Collected data entries
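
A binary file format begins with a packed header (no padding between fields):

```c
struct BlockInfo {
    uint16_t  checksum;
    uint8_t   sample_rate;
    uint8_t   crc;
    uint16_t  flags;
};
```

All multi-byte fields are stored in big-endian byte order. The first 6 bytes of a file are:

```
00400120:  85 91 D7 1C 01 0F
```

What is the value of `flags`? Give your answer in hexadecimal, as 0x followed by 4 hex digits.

`flags` follows `checksum` (2 B), `sample_rate` (1 B), `crc` (1 B), so it starts at offset 2 + 1 + 1 = 4 and occupies 2 bytes.
Bytes at offsets 4..5: 01 0F.
Big-endian: lowest address holds the most-significant byte.
The bytes are already most-significant first: 0x010F.

0x010F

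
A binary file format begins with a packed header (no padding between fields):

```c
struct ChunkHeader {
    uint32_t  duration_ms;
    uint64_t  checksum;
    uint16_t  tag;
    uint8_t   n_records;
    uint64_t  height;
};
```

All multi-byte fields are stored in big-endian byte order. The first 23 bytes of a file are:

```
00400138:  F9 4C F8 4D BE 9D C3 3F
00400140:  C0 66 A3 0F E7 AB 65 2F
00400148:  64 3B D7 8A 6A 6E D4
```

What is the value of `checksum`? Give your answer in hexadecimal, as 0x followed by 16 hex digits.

`checksum` follows `duration_ms` (4 bytes), so it starts at byte offset 4 and occupies 8 bytes.
Bytes at offsets 4..11: BE 9D C3 3F C0 66 A3 0F.
Big-endian: lowest address holds the most-significant byte.
The bytes are already most-significant first: 0xBE9DC33FC066A30F.

0xBE9DC33FC066A30F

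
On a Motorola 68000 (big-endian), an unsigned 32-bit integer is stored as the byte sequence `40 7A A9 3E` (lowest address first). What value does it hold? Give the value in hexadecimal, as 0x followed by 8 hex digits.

Big-endian stores the most-significant byte at the lowest address.
The bytes are already most-significant first: 0x407AA93E.

0x407AA93E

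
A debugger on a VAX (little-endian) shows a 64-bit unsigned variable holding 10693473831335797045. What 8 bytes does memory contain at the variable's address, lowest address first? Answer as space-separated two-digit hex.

10693473831335797045 in hexadecimal, padded to 64 bits, is 0x9466D9CB0BB4A135.
Split into bytes (most-significant first): 94 66 D9 CB 0B B4 A1 35.
Little-endian stores the least-significant byte at the lowest address.
So at ascending addresses the bytes are 35 A1 B4 0B CB D9 66 94.

35 A1 B4 0B CB D9 66 94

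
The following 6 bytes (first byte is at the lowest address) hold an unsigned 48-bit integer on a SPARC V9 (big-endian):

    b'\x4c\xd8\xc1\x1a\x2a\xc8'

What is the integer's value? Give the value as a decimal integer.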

- Task to complete:
Put down all the data once more, exactly as it appears above.

- Exercise result:
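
A binary file format begins with a packed header (no padding between fields):

```c
struct BlockInfo {
    uint16_t  checksum;
    uint8_t   sample_rate;
    uint8_t   crc;
    uint16_t  flags;
};
```

All multi-byte fields are stored in big-endian byte order. The first 6 bytes of a file are:

```
00400120:  85 91 D7 1C 01 0F
```

What is the value of `flags`? Give your answer in hexadecimal, as 0x followed by 4 hex digits.

`flags` follows `checksum` (2 B), `sample_rate` (1 B), `crc` (1 B), so it starts at offset 2 + 1 + 1 = 4 and occupies 2 bytes.
Bytes at offsets 4..5: 01 0F.
Big-endian: lowest address holds the most-significant byte.
The bytes are already most-significant first: 0x010F.

0x010F

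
A binary file format begins with a packed header (no padding between fields):

```c
struct ChunkHeader {
    uint32_t  duration_ms;
    uint64_t  checksum;
    uint16_t  tag;
    uint8_t   n_records;
    uint64_t  height;
};
```

All multi-byte fields are stored in big-endian byte order. The first 23 bytes of a file are:

```
00400138:  F9 4C F8 4D BE 9D C3 3F
00400140:  C0 66 A3 0F E7 AB 65 2F
00400148:  64 3B D7 8A 6A 6E D4
```

What is the value of `checksum`? Give your answer in hexadecimal, as 0x followed by 16 hex digits.

`checksum` follows `duration_ms` (4 bytes), so it starts at byte offset 4 and occupies 8 bytes.
Bytes at offsets 4..11: BE 9D C3 3F C0 66 A3 0F.
Big-endian: lowest address holds the most-significant byte.
The bytes are already most-significant first: 0xBE9DC33FC066A30F.

0xBE9DC33FC066A30F

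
On a Motorola 68000 (big-endian), an unsigned 32-bit integer is stored as the byte sequence `40 7A A9 3E` (lowest address first). What value does it hold? Give the value in hexadecimal, as 0x followed by 8 hex digits.

Big-endian stores the most-significant byte at the lowest address.
The bytes are already most-significant first: 0x407AA93E.

0x407AA93E

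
A debugger on a VAX (little-endian) shows a 64-bit unsigned variable holding 10693473831335797045. What 8 bytes does memory contain at the variable's address, lowest address first? Answer as space-separated two-digit hex.

10693473831335797045 in hexadecimal, padded to 64 bits, is 0x9466D9CB0BB4A135.
Split into bytes (most-significant first): 94 66 D9 CB 0B B4 A1 35.
Little-endian stores the least-significant byte at the lowest address.
So at ascending addresses the bytes are 35 A1 B4 0B CB D9 66 94.

35 A1 B4 0B CB D9 66 94

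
The following 6 bytes (first byte is at the lowest address) hold an unsigned 48-bit integer on a SPARC V9 (big-endian):

    b'\x4c\xd8\xc1\x1a\x2a\xc8'

What is the integer's value? Give the value as a decimal integer.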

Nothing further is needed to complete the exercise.